[Recorded data]
┌────────

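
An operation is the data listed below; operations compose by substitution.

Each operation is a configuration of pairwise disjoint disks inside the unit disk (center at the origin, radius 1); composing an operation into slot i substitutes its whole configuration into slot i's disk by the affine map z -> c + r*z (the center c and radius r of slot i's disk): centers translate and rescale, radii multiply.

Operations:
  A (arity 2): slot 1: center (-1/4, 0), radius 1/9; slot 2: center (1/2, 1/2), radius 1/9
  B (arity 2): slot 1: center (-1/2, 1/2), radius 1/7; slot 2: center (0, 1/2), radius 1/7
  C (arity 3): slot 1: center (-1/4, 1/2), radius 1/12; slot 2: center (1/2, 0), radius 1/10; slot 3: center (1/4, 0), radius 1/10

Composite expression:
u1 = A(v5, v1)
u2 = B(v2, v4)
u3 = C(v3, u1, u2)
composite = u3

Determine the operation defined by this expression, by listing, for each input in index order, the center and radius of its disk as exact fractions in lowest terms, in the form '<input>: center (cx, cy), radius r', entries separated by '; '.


v1: center (11/20, 1/20), radius 1/90; v2: center (1/5, 1/20), radius 1/70; v3: center (-1/4, 1/2), radius 1/12; v4: center (1/4, 1/20), radius 1/70; v5: center (19/40, 0), radius 1/90

Only the slot chain above each v matters under C; compose those maps.
input v3: composing its 1 substitution step yields center (-1/4, 1/2), radius 1/12
input v5: composing its 2 substitution steps yields center (19/40, 0), radius 1/90
input v1: composing its 2 substitution steps yields center (11/20, 1/20), radius 1/90
input v2: composing its 2 substitution steps yields center (1/5, 1/20), radius 1/70
input v4: composing its 2 substitution steps yields center (1/4, 1/20), radius 1/70


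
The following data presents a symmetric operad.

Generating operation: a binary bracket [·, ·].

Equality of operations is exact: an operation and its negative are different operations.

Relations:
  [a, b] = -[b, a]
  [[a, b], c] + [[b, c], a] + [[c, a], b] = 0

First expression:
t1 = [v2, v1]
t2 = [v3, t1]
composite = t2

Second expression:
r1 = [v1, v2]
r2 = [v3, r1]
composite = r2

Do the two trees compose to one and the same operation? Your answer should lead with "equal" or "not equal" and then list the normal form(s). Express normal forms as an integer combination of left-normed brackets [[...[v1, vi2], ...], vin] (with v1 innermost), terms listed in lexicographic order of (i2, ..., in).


not equal — first [[v1, v2], v3], second -[[v1, v2], v3]

The first composite normalizes to [[v1, v2], v3]
The second composite normalizes to -[[v1, v2], v3]
Distinct normal forms: not equal.


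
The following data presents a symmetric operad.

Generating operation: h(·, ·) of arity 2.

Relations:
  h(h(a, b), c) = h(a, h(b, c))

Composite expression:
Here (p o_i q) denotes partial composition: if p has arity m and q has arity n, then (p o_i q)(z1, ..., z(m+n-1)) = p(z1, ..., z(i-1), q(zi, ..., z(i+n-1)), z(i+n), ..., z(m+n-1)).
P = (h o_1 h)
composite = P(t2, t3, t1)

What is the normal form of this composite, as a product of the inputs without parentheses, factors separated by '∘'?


t2 ∘ t3 ∘ t1

The h-tree's shape is irrelevant; the t-reading-order decides.
h(t2, t3) collapses to t2 ∘ t3
h(h(t2, t3), t1) collapses to t2 ∘ t3 ∘ t1


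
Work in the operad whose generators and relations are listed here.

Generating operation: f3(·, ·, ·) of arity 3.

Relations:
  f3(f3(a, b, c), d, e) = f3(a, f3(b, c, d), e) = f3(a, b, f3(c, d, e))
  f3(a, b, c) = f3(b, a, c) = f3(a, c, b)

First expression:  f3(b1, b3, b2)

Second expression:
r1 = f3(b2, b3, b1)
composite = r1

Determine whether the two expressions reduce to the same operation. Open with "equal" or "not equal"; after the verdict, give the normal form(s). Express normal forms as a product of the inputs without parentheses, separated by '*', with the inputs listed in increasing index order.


equal; both compose to b1 * b2 * b3

Normal form of the first expression: b1 * b2 * b3
Normal form of the second expression: b1 * b2 * b3
One common form — equal.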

└────────

### Instructions to follow
Take the lines above from the one containing "composite = r2" to the one containing "Work in the" and retype them exactly, both ends included, with nothing added.

### Response
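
composite = r2

Do the two trees compose to one and the same operation? Your answer should lead with "equal" or "not equal" and then list the normal form(s). Express normal forms as an integer combination of left-normed brackets [[...[v1, vi2], ...], vin] (with v1 innermost), terms listed in lexicographic order of (i2, ..., in).


not equal — first [[v1, v2], v3], second -[[v1, v2], v3]

The first composite normalizes to [[v1, v2], v3]
The second composite normalizes to -[[v1, v2], v3]
Distinct normal forms: not equal.


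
The following data presents a symmetric operad.

Generating operation: h(·, ·) of arity 2.

Relations:
  h(h(a, b), c) = h(a, h(b, c))

Composite expression:
Here (p o_i q) denotes partial composition: if p has arity m and q has arity n, then (p o_i q)(z1, ..., z(m+n-1)) = p(z1, ..., z(i-1), q(zi, ..., z(i+n-1)), z(i+n), ..., z(m+n-1)).
P = (h o_1 h)
composite = P(t2, t3, t1)

What is the normal form of this composite, as a product of the inputs without parentheses, factors separated by '∘'?


t2 ∘ t3 ∘ t1

The h-tree's shape is irrelevant; the t-reading-order decides.
h(t2, t3) collapses to t2 ∘ t3
h(h(t2, t3), t1) collapses to t2 ∘ t3 ∘ t1


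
Work in the operad whose generators and relations are listed here.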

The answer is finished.